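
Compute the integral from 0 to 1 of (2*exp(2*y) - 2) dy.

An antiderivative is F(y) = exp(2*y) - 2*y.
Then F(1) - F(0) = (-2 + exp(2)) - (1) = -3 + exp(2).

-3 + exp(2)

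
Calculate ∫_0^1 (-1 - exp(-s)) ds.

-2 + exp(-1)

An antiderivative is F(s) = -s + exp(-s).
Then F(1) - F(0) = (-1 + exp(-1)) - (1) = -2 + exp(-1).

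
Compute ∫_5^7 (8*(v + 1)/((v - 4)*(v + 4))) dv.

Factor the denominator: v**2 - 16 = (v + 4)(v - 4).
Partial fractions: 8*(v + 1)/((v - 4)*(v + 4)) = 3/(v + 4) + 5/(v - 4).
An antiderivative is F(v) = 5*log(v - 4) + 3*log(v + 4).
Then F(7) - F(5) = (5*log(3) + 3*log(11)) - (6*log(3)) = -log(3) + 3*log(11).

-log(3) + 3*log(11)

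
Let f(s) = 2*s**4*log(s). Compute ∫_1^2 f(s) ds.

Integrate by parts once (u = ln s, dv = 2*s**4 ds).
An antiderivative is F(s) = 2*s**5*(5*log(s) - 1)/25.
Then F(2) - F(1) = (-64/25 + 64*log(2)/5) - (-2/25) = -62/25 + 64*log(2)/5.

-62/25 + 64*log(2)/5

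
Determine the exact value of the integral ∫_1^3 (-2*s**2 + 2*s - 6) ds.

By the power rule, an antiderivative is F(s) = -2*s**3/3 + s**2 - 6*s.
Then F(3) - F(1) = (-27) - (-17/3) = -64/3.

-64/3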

§

- _AIM OF THE TASK_: The records must be reproduced in full. Nothing should differ.

- _ANSWER TO THE PROBLEM_:
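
Compute the integral from 0 to 1 of (2*exp(2*y) - 2) dy.

An antiderivative is F(y) = exp(2*y) - 2*y.
Then F(1) - F(0) = (-2 + exp(2)) - (1) = -3 + exp(2).

-3 + exp(2)

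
Calculate ∫_0^1 (-1 - exp(-s)) ds.

-2 + exp(-1)

An antiderivative is F(s) = -s + exp(-s).
Then F(1) - F(0) = (-1 + exp(-1)) - (1) = -2 + exp(-1).

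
Compute ∫_5^7 (8*(v + 1)/((v - 4)*(v + 4))) dv.

Factor the denominator: v**2 - 16 = (v + 4)(v - 4).
Partial fractions: 8*(v + 1)/((v - 4)*(v + 4)) = 3/(v + 4) + 5/(v - 4).
An antiderivative is F(v) = 5*log(v - 4) + 3*log(v + 4).
Then F(7) - F(5) = (5*log(3) + 3*log(11)) - (6*log(3)) = -log(3) + 3*log(11).

-log(3) + 3*log(11)

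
Let f(s) = 2*s**4*log(s). Compute ∫_1^2 f(s) ds.

Integrate by parts once (u = ln s, dv = 2*s**4 ds).
An antiderivative is F(s) = 2*s**5*(5*log(s) - 1)/25.
Then F(2) - F(1) = (-64/25 + 64*log(2)/5) - (-2/25) = -62/25 + 64*log(2)/5.

-62/25 + 64*log(2)/5

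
Determine the exact value of the integral ∫_1^3 (-2*s**2 + 2*s - 6) ds.

By the power rule, an antiderivative is F(s) = -2*s**3/3 + s**2 - 6*s.
Then F(3) - F(1) = (-27) - (-17/3) = -64/3.

-64/3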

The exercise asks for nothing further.